_Exercise input_:
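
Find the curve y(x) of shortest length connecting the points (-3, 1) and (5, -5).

Arc-length functional: J[y] = ∫ sqrt(1 + (y')^2) dx.
Lagrangian L = sqrt(1 + (y')^2) has no explicit y dependence, so ∂L/∂y = 0 and the Euler-Lagrange equation gives
    d/dx( y' / sqrt(1 + (y')^2) ) = 0  ⇒  y' / sqrt(1 + (y')^2) = const.
Hence y' is constant, so y(x) is affine.
Fitting the endpoints (-3, 1) and (5, -5):
    slope m = ((-5) − 1) / (5 − (-3)) = -3/4,
    intercept c = 1 − m·(-3) = -5/4.
Extremal: y(x) = (-3/4) x - 5/4.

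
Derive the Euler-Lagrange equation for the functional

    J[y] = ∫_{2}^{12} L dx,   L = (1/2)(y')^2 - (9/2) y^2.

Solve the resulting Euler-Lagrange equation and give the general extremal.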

_Try it_:
The answer should consist of every record above, copied exactly.

_Response to the exercise_:
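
Find the curve y(x) of shortest length connecting the points (-3, 1) and (5, -5).

Arc-length functional: J[y] = ∫ sqrt(1 + (y')^2) dx.
Lagrangian L = sqrt(1 + (y')^2) has no explicit y dependence, so ∂L/∂y = 0 and the Euler-Lagrange equation gives
    d/dx( y' / sqrt(1 + (y')^2) ) = 0  ⇒  y' / sqrt(1 + (y')^2) = const.
Hence y' is constant, so y(x) is affine.
Fitting the endpoints (-3, 1) and (5, -5):
    slope m = ((-5) − 1) / (5 − (-3)) = -3/4,
    intercept c = 1 − m·(-3) = -5/4.
Extremal: y(x) = (-3/4) x - 5/4.

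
Derive the Euler-Lagrange equation for the functional

    J[y] = ∫_{2}^{12} L dx,   L = (1/2)(y')^2 - (9/2) y^2.

Solve the resulting Euler-Lagrange equation and give the general extremal.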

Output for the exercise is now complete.